Pull each line holding "most" out of the entries below.
Material provided below:
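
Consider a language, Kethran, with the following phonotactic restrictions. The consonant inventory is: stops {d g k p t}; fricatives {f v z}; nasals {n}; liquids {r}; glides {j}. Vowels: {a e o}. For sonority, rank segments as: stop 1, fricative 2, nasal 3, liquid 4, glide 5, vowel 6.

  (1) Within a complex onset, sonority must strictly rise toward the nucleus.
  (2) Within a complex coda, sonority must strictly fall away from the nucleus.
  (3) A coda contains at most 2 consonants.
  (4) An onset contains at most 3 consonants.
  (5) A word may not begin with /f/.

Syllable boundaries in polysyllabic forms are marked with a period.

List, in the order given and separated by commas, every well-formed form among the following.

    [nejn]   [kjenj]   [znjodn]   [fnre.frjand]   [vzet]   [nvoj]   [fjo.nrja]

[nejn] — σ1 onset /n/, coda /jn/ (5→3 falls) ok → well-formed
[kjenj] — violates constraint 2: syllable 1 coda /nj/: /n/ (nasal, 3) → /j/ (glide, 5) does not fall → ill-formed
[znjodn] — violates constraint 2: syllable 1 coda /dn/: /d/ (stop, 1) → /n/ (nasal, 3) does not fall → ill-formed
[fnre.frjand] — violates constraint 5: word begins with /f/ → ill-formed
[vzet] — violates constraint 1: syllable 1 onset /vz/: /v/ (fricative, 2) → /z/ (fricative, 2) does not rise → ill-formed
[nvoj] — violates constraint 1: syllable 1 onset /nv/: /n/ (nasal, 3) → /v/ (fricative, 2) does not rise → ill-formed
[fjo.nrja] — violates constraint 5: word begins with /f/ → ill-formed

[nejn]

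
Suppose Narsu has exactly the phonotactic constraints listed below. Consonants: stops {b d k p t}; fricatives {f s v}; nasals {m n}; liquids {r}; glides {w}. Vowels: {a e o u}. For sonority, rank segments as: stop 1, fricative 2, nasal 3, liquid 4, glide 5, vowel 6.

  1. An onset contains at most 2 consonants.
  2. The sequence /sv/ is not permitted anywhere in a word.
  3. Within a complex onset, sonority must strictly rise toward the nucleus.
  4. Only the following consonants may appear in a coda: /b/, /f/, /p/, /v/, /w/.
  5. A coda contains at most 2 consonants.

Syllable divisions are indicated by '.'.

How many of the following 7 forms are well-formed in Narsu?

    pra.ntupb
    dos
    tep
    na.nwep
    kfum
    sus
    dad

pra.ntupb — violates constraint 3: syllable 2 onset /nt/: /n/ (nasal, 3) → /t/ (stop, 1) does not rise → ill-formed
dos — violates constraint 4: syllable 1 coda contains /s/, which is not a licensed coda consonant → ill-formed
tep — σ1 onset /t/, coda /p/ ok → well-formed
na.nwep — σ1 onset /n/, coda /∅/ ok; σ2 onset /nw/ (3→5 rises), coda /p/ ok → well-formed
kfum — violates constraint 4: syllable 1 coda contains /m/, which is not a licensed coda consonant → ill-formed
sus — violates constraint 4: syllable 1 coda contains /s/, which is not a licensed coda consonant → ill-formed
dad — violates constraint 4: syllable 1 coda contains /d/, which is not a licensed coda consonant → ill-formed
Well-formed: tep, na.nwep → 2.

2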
End of Material provided.
Answer to this problem
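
  (3) A coda contains at most 2 consonants.
  (4) An onset contains at most 3 consonants.
  1. An onset contains at most 2 consonants.
  5. A coda contains at most 2 consonants.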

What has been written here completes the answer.